Exercise details – Which lines below include the string "shared"? Please show each one.

[[ Listed entries open ]]

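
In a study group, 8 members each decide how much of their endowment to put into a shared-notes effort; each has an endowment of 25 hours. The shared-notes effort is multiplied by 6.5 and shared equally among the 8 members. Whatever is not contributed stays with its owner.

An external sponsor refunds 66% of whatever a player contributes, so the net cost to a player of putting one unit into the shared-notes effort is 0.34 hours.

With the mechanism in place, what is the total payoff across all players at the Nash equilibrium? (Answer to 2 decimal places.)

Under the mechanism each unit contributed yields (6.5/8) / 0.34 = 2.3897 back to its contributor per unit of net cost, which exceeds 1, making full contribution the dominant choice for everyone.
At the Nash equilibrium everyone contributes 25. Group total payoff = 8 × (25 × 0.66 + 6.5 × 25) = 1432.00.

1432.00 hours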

[[ Listed entries closed ]]
[[ Listed entries open ]]

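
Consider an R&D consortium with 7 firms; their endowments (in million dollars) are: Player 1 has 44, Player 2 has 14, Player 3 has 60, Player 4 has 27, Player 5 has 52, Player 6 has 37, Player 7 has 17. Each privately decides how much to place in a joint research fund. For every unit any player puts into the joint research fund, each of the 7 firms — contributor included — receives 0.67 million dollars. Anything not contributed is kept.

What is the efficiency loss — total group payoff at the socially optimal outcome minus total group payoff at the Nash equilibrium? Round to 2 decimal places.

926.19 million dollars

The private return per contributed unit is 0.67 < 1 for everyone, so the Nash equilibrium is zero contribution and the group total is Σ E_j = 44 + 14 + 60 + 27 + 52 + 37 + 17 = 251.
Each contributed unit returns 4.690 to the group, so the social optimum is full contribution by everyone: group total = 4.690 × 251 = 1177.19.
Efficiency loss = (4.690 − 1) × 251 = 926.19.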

[[ Listed entries closed ]]

Finished task –
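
In a study group, 8 members each decide how much of their endowment to put into a shared-notes effort; each has an endowment of 25 hours. The shared-notes effort is multiplied by 6.5 and shared equally among the 8 members. Whatever is not contributed stays with its owner.
An external sponsor refunds 66% of whatever a player contributes, so the net cost to a player of putting one unit into the shared-notes effort is 0.34 hours.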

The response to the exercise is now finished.